§ HOW TO COMPLETE THIS TASK
Copy all lines below that use the word "What".

§ RECORDS FOR THE EXERCISE

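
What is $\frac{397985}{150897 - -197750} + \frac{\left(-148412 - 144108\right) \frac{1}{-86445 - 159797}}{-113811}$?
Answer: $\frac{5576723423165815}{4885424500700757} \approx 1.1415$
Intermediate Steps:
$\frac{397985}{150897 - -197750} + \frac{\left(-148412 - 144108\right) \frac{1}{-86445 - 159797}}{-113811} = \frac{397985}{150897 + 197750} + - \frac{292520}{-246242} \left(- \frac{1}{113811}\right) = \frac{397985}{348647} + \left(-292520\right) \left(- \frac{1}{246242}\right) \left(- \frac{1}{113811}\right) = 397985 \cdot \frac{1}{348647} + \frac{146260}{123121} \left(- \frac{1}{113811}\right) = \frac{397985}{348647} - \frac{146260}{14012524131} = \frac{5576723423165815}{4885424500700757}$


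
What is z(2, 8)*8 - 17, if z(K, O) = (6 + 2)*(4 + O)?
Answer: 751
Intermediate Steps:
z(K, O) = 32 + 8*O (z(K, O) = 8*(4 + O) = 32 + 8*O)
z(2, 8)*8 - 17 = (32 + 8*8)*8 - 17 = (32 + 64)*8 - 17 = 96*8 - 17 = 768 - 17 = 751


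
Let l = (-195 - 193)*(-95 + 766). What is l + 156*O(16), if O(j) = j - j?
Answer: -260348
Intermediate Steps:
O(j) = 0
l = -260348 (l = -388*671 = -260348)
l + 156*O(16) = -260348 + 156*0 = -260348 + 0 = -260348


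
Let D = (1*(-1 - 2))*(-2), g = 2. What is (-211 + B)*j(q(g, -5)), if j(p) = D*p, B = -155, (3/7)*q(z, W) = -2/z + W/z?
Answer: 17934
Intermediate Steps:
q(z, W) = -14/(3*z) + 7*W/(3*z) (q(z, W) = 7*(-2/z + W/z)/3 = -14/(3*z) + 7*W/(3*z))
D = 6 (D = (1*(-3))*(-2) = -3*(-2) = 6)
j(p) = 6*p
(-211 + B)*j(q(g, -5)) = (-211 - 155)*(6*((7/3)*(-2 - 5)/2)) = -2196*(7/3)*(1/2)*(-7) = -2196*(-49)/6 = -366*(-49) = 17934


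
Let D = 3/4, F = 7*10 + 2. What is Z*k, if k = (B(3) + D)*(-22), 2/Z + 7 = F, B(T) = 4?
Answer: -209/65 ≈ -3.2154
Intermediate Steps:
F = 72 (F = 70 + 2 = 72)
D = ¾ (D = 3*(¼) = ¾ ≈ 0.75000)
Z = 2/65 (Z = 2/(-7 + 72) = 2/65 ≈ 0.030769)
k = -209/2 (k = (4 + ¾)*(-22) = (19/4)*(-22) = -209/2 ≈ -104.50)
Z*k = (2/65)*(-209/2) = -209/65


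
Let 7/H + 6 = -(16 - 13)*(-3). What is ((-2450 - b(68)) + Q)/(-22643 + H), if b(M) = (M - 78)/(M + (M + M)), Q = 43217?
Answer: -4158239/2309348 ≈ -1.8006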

--

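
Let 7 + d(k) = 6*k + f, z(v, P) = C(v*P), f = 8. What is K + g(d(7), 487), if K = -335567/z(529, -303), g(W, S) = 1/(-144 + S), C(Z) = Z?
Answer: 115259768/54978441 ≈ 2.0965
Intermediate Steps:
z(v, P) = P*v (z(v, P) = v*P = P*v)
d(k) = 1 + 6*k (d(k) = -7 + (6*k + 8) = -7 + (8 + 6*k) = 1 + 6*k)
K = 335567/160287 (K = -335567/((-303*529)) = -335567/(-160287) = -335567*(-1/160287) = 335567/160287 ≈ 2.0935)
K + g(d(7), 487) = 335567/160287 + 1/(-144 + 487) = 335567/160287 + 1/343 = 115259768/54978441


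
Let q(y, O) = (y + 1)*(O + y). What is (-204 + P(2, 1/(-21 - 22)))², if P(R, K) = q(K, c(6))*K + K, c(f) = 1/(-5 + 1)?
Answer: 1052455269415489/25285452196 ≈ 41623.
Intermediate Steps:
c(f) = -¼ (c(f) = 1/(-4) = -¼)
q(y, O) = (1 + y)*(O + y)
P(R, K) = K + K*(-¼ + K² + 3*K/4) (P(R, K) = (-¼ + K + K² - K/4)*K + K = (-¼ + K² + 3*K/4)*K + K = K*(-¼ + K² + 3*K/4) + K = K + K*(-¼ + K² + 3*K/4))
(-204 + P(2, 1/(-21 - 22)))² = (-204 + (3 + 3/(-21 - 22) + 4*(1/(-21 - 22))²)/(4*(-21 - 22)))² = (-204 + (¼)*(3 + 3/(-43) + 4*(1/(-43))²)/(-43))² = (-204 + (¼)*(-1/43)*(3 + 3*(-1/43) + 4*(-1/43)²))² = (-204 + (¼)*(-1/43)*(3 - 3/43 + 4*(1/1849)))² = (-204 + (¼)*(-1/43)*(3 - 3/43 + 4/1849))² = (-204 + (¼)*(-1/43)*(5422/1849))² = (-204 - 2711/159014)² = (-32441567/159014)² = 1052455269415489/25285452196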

...

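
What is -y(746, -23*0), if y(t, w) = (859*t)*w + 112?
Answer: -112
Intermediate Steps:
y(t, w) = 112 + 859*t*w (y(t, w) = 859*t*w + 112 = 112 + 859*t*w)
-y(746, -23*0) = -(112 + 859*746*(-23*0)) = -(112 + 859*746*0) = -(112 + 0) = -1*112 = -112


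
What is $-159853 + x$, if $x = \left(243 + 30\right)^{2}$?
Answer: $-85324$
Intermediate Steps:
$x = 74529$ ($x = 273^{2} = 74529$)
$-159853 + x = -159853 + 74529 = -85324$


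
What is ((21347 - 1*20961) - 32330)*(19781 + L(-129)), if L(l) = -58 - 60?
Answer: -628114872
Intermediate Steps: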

§ SOLVED PROBLEM
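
What is $\frac{397985}{150897 - -197750} + \frac{\left(-148412 - 144108\right) \frac{1}{-86445 - 159797}}{-113811}$?
What is z(2, 8)*8 - 17, if z(K, O) = (6 + 2)*(4 + O)?
Let l = (-195 - 193)*(-95 + 766). What is l + 156*O(16), if O(j) = j - j?
Let D = (1*(-1 - 2))*(-2), g = 2. What is (-211 + B)*j(q(g, -5)), if j(p) = D*p, B = -155, (3/7)*q(z, W) = -2/z + W/z?
Let D = 3/4, F = 7*10 + 2. What is Z*k, if k = (B(3) + D)*(-22), 2/Z + 7 = F, B(T) = 4?
Let 7/H + 6 = -(16 - 13)*(-3). What is ((-2450 - b(68)) + Q)/(-22643 + H), if b(M) = (M - 78)/(M + (M + M)), Q = 43217?
Let 7 + d(k) = 6*k + f, z(v, P) = C(v*P), f = 8. What is K + g(d(7), 487), if K = -335567/z(529, -303), g(W, S) = 1/(-144 + S), C(Z) = Z?
Let q(y, O) = (y + 1)*(O + y). What is (-204 + P(2, 1/(-21 - 22)))², if P(R, K) = q(K, c(6))*K + K, c(f) = 1/(-5 + 1)?
What is -y(746, -23*0), if y(t, w) = (859*t)*w + 112?
What is $-159853 + x$, if $x = \left(243 + 30\right)^{2}$?
What is ((21347 - 1*20961) - 32330)*(19781 + L(-129)), if L(l) = -58 - 60?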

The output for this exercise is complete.